→ What you need to do
For each entry that follows, produce an exact copy.

[Recorded data]

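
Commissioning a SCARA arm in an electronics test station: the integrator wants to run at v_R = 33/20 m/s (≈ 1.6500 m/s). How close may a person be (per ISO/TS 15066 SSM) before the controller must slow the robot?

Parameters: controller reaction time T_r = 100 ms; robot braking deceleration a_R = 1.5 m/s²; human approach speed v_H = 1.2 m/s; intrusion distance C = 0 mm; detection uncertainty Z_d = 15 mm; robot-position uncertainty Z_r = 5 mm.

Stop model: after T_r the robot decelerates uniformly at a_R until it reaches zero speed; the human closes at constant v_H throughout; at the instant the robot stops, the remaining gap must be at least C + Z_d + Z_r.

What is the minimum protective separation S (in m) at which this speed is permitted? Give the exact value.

T_s = v_R/a_R = (33/20)/(3/2) = 1.1000 s
robot covers v_R·T_r = 1.6500·0.1000 = 0.1650 m before braking
robot under decel: 1.6500²/(2·1.5000) = 0.9075 m
human over T_r+T_s: 1.2000·(0.1000+1.1000) = 1.4400 m
C+Z_d+Z_r = 0.0000+0.0150+0.0050 = 0.0200 m
S_min ≈ 0.1650+0.9075+1.4400+0.0200  ⇒  S_min = 1013/400 m

S_min = 1013/400 m = 2.5325 m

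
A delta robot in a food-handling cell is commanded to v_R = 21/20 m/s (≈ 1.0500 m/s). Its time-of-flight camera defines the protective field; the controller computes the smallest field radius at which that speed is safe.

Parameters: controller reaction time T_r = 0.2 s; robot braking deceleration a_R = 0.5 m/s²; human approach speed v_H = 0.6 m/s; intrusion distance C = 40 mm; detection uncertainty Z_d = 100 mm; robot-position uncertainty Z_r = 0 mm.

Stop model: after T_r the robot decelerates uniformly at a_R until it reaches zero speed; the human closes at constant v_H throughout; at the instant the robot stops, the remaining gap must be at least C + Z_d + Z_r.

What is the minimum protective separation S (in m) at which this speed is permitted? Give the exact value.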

→ Result
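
Commissioning a SCARA arm in an electronics test station: the integrator wants to run at v_R = 33/20 m/s (≈ 1.6500 m/s). How close may a person be (per ISO/TS 15066 SSM) before the controller must slow the robot?

Parameters: controller reaction time T_r = 100 ms; robot braking deceleration a_R = 1.5 m/s²; human approach speed v_H = 1.2 m/s; intrusion distance C = 0 mm; detection uncertainty Z_d = 15 mm; robot-position uncertainty Z_r = 5 mm.

Stop model: after T_r the robot decelerates uniformly at a_R until it reaches zero speed; the human closes at constant v_H throughout; at the instant the robot stops, the remaining gap must be at least C + Z_d + Z_r.

What is the minimum protective separation S (in m) at which this speed is permitted? Give the exact value.

T_s = v_R/a_R = (33/20)/(3/2) = 1.1000 s
robot covers v_R·T_r = 1.6500·0.1000 = 0.1650 m before braking
robot under decel: 1.6500²/(2·1.5000) = 0.9075 m
human over T_r+T_s: 1.2000·(0.1000+1.1000) = 1.4400 m
C+Z_d+Z_r = 0.0000+0.0150+0.0050 = 0.0200 m
S_min ≈ 0.1650+0.9075+1.4400+0.0200  ⇒  S_min = 1013/400 m

S_min = 1013/400 m = 2.5325 m

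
A delta robot in a food-handling cell is commanded to v_R = 21/20 m/s (≈ 1.0500 m/s). Its time-of-flight camera defines the protective field; the controller computes the smallest field radius at which that speed is safe.

Parameters: controller reaction time T_r = 0.2 s; robot braking deceleration a_R = 0.5 m/s²; human approach speed v_H = 0.6 m/s; intrusion distance C = 40 mm; detection uncertainty Z_d = 100 mm; robot-position uncertainty Z_r = 0 mm.

Stop model: after T_r the robot decelerates uniformly at a_R until it reaches zero speed; the human closes at constant v_H throughout; at the instant the robot stops, the remaining gap must be at least C + Z_d + Z_r.

What is the minimum protective separation S (in m) at which this speed is permitted? Give the exact value.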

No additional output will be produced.